Collected data entries
____
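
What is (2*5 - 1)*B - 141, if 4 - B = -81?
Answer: 624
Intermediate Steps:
B = 85 (B = 4 - 1*(-81) = 4 + 81 = 85)
(2*5 - 1)*B - 141 = (2*5 - 1)*85 - 141 = (10 - 1)*85 - 141 = 9*85 - 141 = 765 - 141 = 624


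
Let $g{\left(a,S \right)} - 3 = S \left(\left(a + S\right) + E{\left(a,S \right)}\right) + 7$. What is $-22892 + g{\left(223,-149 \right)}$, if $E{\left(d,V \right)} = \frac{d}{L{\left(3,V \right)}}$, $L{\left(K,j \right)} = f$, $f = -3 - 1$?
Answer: $- \frac{102405}{4} \approx -25601.0$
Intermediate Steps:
$f = -4$
$L{\left(K,j \right)} = -4$
$E{\left(d,V \right)} = - \frac{d}{4}$ ($E{\left(d,V \right)} = \frac{d}{-4} = d \left(- \frac{1}{4}\right) = - \frac{d}{4}$)
$g{\left(a,S \right)} = 10 + S \left(S + \frac{3 a}{4}\right)$ ($g{\left(a,S \right)} = 3 + \left(S \left(\left(a + S\right) - \frac{a}{4}\right) + 7\right) = 3 + \left(S \left(\left(S + a\right) - \frac{a}{4}\right) + 7\right) = 3 + \left(S \left(S + \frac{3 a}{4}\right) + 7\right) = 3 + \left(7 + S \left(S + \frac{3 a}{4}\right)\right) = 10 + S \left(S + \frac{3 a}{4}\right)$)
$-22892 + g{\left(223,-149 \right)} = -22892 + \left(10 + \left(-149\right)^{2} + \frac{3}{4} \left(-149\right) 223\right) = -22892 + \left(10 + 22201 - \frac{99681}{4}\right) = -22892 - \frac{10837}{4} = - \frac{102405}{4}$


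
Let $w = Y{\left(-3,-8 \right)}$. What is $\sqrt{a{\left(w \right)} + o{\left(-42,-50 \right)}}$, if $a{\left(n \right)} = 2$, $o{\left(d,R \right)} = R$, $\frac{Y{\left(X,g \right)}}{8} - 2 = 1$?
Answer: $4 i \sqrt{3} \approx 6.9282 i$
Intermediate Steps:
$Y{\left(X,g \right)} = 24$ ($Y{\left(X,g \right)} = 16 + 8 \cdot 1 = 16 + 8 = 24$)
$w = 24$
$\sqrt{a{\left(w \right)} + o{\left(-42,-50 \right)}} = \sqrt{2 - 50} = \sqrt{-48} = 4 i \sqrt{3}$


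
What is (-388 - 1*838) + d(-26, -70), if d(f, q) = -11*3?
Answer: -1259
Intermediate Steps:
d(f, q) = -33
(-388 - 1*838) + d(-26, -70) = (-388 - 1*838) - 33 = (-388 - 838) - 33 = -1226 - 33 = -1259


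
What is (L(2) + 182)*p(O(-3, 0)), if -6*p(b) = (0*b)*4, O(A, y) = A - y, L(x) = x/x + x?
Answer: 0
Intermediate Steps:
L(x) = 1 + x
p(b) = 0 (p(b) = -0*b*4/6 = -0*4 = -1/6*0 = 0)
(L(2) + 182)*p(O(-3, 0)) = ((1 + 2) + 182)*0 = (3 + 182)*0 = 185*0 = 0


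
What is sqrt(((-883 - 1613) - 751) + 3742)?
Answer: 3*sqrt(55) ≈ 22.249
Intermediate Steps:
sqrt(((-883 - 1613) - 751) + 3742) = sqrt((-2496 - 751) + 3742) = sqrt(-3247 + 3742) = sqrt(495) = 3*sqrt(55)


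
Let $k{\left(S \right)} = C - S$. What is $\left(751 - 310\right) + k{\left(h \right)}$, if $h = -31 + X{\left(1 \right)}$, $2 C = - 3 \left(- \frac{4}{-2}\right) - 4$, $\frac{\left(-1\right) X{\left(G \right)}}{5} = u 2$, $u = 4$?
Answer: $507$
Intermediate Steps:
$X{\left(G \right)} = -40$ ($X{\left(G \right)} = - 5 \cdot 4 \cdot 2 = \left(-5\right) 8 = -40$)
$C = -5$ ($C = \frac{- 3 \left(- \frac{4}{-2}\right) - 4}{2} = \frac{- 3 \left(\left(-4\right) \left(- \frac{1}{2}\right)\right) - 4}{2} = \frac{\left(-3\right) 2 - 4}{2} = \frac{-6 - 4}{2} = \frac{1}{2} \left(-10\right) = -5$)
$h = -71$ ($h = -31 - 40 = -71$)
$k{\left(S \right)} = -5 - S$
$\left(751 - 310\right) + k{\left(h \right)} = \left(751 - 310\right) - -66 = 441 + \left(-5 + 71\right) = 441 + 66 = 507$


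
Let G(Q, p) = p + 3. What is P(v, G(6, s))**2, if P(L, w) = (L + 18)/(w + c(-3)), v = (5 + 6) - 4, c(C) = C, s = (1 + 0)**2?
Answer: 625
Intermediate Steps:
s = 1 (s = 1**2 = 1)
G(Q, p) = 3 + p
v = 7 (v = 11 - 4 = 7)
P(L, w) = (18 + L)/(-3 + w) (P(L, w) = (L + 18)/(w - 3) = (18 + L)/(-3 + w))
P(v, G(6, s))**2 = ((18 + 7)/(-3 + (3 + 1)))**2 = (25/(-3 + 4))**2 = (25/1)**2 = (1*25)**2 = 25**2 = 625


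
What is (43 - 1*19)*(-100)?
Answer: -2400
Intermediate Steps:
(43 - 1*19)*(-100) = (43 - 19)*(-100) = 24*(-100) = -2400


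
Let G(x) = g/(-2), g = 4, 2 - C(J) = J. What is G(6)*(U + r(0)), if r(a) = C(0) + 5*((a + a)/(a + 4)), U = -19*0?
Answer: -4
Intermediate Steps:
U = 0
C(J) = 2 - J
G(x) = -2 (G(x) = 4/(-2) = 4*(-½) = -2)
r(a) = 2 + 10*a/(4 + a) (r(a) = (2 - 1*0) + 5*((a + a)/(a + 4)) = (2 + 0) + 5*((2*a)/(4 + a)) = 2 + 5*(2*a/(4 + a)) = 2 + 10*a/(4 + a))
G(6)*(U + r(0)) = -2*(0 + 4*(2 + 3*0)/(4 + 0)) = -2*(0 + 4*(2 + 0)/4) = -2*(0 + 4*(¼)*2) = -2*(0 + 2) = -2*2 = -4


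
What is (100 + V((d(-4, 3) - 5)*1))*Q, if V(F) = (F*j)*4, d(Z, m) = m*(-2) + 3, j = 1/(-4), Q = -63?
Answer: -6804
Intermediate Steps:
j = -1/4 ≈ -0.25000
d(Z, m) = 3 - 2*m (d(Z, m) = -2*m + 3 = 3 - 2*m)
V(F) = -F (V(F) = (F*(-1/4))*4 = -F/4*4 = -F)
(100 + V((d(-4, 3) - 5)*1))*Q = (100 - ((3 - 2*3) - 5))*(-63) = (100 - ((3 - 6) - 5))*(-63) = (100 - (-3 - 5))*(-63) = (100 - (-8))*(-63) = (100 - 1*(-8))*(-63) = (100 + 8)*(-63) = 108*(-63) = -6804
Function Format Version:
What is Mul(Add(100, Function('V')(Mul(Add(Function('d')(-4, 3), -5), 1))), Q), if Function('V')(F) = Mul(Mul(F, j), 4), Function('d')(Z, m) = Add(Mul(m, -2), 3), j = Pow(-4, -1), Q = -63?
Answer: -6804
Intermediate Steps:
j = Rational(-1, 4) ≈ -0.25000
Function('d')(Z, m) = Add(3, Mul(-2, m)) (Function('d')(Z, m) = Add(Mul(-2, m), 3) = Add(3, Mul(-2, m)))
Function('V')(F) = Mul(-1, F) (Function('V')(F) = Mul(Mul(F, Rational(-1, 4)), 4) = Mul(Mul(Rational(-1, 4), F), 4) = Mul(-1, F))
Mul(Add(100, Function('V')(Mul(Add(Function('d')(-4, 3), -5), 1))), Q) = Mul(Add(100, Mul(-1, Mul(Add(Add(3, Mul(-2, 3)), -5), 1))), -63) = Mul(Add(100, Mul(-1, Mul(Add(Add(3, -6), -5), 1))), -63) = Mul(Add(100, Mul(-1, Mul(Add(-3, -5), 1))), -63) = Mul(Add(100, Mul(-1, Mul(-8, 1))), -63) = Mul(Add(100, Mul(-1, -8)), -63) = Mul(Add(100, 8), -63) = Mul(108, -63) = -6804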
____
**TASK REQUIREMENTS**
Show all lines in the records above that hold "Answer".

**WORKED SOLUTION**
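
Answer: 624
Answer: $- \frac{102405}{4} \approx -25601.0$
Answer: $4 i \sqrt{3} \approx 6.9282 i$
Answer: -1259
Answer: 0
Answer: 3*sqrt(55) ≈ 22.249
Answer: $507$
Answer: 625
Answer: -2400
Answer: -4
Answer: -6804
Answer: -6804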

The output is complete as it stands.